■ Aim of the task:
Among the entries below, determine how many lines contain the word "smallest" and state only that figure.

[Dataset excerpts]
########################################
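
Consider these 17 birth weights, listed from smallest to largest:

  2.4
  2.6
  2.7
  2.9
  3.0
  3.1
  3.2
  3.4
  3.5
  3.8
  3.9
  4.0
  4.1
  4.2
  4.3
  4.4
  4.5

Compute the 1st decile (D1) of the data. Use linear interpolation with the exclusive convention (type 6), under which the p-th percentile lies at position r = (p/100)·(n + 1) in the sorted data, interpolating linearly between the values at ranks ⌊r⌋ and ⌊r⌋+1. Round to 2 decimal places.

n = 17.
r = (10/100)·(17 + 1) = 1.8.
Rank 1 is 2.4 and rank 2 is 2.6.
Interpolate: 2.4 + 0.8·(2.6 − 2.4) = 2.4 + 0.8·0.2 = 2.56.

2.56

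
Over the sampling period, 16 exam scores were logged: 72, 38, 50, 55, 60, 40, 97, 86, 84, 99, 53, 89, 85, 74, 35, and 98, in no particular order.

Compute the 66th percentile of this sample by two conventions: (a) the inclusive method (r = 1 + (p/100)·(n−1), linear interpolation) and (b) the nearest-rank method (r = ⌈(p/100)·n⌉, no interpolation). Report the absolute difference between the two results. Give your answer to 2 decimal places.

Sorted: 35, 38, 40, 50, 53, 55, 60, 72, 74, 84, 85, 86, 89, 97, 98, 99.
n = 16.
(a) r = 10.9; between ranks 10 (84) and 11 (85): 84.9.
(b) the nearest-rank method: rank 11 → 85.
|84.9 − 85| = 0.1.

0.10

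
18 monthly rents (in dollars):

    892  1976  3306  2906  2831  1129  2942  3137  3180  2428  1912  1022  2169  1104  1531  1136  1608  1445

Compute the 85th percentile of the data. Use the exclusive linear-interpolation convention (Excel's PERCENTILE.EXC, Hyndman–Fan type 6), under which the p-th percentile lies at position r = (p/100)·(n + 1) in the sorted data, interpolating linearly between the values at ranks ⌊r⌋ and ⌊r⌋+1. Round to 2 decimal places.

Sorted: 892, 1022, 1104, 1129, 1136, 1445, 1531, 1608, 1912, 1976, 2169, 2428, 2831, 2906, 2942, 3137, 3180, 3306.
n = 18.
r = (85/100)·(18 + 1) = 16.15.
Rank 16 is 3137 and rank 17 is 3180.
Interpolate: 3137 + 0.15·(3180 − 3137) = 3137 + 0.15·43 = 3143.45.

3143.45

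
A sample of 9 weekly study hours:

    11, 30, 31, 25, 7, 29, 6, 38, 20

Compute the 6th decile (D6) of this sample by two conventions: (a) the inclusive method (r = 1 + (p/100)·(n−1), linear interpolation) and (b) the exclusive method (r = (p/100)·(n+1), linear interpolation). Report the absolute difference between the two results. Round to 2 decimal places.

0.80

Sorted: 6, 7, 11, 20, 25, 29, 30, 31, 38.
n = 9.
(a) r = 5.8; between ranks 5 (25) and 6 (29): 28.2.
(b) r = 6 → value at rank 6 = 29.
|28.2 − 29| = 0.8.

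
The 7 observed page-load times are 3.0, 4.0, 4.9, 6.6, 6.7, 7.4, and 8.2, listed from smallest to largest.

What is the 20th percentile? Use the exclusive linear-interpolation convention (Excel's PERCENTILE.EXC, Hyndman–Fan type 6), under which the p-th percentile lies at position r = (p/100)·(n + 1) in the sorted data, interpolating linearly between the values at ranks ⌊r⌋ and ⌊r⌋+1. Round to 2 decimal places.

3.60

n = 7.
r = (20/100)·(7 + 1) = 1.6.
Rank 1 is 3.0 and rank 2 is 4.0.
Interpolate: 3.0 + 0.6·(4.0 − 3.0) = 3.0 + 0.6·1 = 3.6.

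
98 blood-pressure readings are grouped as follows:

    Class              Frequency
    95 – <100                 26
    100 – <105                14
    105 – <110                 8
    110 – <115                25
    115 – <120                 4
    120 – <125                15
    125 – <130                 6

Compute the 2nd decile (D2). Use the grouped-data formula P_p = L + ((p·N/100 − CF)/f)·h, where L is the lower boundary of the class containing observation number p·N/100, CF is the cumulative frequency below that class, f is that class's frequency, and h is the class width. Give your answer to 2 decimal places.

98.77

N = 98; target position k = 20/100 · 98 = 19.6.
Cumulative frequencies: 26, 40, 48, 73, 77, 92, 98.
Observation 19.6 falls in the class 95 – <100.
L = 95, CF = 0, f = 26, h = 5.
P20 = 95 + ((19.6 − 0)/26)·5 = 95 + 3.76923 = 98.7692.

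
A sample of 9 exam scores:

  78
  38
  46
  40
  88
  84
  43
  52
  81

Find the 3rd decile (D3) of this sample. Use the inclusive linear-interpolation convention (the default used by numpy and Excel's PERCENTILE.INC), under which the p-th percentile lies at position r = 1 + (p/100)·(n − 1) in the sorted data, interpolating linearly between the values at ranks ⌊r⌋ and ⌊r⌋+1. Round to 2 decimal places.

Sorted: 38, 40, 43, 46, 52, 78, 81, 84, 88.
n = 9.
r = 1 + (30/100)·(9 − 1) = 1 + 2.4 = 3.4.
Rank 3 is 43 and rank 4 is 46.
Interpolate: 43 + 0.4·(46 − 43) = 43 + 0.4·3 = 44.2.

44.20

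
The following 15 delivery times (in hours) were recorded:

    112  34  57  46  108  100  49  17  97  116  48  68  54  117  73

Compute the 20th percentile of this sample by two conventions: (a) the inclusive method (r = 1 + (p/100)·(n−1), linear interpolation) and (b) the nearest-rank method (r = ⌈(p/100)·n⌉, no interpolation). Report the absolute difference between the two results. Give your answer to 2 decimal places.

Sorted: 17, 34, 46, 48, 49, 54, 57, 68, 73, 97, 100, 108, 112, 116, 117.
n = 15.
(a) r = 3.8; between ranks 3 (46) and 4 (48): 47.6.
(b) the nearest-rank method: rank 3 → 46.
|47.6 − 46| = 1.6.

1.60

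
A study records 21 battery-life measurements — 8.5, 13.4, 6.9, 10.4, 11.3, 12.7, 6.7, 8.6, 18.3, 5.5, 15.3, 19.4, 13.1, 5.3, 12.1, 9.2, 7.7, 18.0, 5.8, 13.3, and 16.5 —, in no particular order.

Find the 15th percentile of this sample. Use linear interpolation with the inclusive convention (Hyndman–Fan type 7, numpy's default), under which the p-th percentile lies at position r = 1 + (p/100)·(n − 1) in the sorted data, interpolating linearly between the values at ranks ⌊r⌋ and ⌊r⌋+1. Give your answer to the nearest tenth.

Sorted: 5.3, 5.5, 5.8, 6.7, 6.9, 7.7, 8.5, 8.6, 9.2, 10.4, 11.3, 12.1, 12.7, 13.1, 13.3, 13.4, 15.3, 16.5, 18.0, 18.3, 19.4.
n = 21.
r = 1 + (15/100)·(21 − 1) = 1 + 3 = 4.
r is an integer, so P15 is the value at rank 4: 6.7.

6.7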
########################################
■ Reply:
2